**Work task**
Search the material for "adjacency" and show all lines that contain it.

**Record set**
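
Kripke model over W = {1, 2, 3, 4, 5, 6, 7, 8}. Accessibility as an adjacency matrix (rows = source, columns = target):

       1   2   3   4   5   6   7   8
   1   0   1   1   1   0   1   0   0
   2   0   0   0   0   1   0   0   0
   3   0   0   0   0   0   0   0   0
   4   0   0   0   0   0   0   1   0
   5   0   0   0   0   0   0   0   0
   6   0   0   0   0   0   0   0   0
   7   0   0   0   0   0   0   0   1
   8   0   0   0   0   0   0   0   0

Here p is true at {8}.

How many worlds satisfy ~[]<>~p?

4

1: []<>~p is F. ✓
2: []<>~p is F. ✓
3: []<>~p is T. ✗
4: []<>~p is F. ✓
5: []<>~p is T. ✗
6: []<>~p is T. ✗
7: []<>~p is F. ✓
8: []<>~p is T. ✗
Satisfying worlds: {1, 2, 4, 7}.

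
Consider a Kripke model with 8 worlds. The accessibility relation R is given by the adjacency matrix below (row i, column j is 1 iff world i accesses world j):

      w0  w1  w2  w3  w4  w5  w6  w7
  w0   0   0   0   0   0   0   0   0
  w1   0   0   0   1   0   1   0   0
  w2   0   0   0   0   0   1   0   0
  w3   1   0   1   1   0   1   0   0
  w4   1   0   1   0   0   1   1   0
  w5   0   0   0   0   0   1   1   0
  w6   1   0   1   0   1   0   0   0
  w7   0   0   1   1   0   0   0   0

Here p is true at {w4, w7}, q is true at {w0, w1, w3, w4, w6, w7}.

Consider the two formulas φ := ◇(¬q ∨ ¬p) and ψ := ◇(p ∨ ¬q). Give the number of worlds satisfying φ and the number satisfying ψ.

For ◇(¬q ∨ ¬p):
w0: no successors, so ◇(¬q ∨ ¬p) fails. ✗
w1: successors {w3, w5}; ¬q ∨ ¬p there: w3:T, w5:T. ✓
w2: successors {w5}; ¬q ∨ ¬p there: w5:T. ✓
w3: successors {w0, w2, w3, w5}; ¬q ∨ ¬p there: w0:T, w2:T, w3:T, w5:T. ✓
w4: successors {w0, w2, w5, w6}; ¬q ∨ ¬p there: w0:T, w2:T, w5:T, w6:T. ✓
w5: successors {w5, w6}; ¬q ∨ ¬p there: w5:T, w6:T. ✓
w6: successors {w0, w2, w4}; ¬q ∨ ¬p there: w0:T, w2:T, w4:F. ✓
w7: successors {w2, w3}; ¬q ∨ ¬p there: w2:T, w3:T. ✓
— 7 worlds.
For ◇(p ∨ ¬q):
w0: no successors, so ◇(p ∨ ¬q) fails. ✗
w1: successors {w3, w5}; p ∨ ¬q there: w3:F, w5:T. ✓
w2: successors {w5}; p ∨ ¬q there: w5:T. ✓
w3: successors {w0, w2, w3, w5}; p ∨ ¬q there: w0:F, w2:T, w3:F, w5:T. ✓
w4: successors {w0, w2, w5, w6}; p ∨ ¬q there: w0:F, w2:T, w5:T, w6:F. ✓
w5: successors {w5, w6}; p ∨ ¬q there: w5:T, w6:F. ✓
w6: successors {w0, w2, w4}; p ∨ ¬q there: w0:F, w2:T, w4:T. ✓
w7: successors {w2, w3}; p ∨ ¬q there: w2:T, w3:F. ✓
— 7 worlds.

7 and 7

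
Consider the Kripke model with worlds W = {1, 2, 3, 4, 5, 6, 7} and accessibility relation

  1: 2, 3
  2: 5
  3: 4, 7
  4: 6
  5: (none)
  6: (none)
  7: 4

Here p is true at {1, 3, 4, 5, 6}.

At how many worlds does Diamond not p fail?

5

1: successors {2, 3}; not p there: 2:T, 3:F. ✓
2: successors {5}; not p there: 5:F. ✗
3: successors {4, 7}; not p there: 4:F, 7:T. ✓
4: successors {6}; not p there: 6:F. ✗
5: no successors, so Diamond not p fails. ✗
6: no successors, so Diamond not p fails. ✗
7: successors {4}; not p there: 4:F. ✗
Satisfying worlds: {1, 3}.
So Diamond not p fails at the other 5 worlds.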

...

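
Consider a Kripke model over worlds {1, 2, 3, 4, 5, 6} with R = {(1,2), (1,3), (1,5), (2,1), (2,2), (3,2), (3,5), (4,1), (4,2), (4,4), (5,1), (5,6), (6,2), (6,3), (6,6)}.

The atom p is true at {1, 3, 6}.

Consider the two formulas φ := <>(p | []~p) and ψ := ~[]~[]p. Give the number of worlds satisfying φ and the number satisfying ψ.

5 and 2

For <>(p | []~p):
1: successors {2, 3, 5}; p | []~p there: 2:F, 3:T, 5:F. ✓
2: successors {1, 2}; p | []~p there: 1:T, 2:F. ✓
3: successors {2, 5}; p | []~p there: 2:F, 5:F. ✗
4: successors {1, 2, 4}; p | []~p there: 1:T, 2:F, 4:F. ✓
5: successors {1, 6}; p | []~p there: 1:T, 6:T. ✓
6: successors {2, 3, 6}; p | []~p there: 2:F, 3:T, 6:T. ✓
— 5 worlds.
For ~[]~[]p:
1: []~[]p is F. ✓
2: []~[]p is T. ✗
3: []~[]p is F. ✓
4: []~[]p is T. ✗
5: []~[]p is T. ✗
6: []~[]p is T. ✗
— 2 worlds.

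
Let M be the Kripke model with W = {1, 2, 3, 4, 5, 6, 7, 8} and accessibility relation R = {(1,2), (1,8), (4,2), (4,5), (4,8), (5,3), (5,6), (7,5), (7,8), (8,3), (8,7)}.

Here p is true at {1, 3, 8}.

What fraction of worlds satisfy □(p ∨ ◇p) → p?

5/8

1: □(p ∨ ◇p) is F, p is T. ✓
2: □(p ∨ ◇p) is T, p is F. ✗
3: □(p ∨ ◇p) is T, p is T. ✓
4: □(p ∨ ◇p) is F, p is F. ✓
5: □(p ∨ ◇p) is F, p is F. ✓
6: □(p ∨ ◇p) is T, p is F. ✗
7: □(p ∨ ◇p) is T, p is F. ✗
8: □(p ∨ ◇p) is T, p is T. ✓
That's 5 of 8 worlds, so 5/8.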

**Answer to this exercise**
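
Kripke model over W = {1, 2, 3, 4, 5, 6, 7, 8}. Accessibility as an adjacency matrix (rows = source, columns = target):
Consider a Kripke model with 8 worlds. The accessibility relation R is given by the adjacency matrix below (row i, column j is 1 iff world i accesses world j):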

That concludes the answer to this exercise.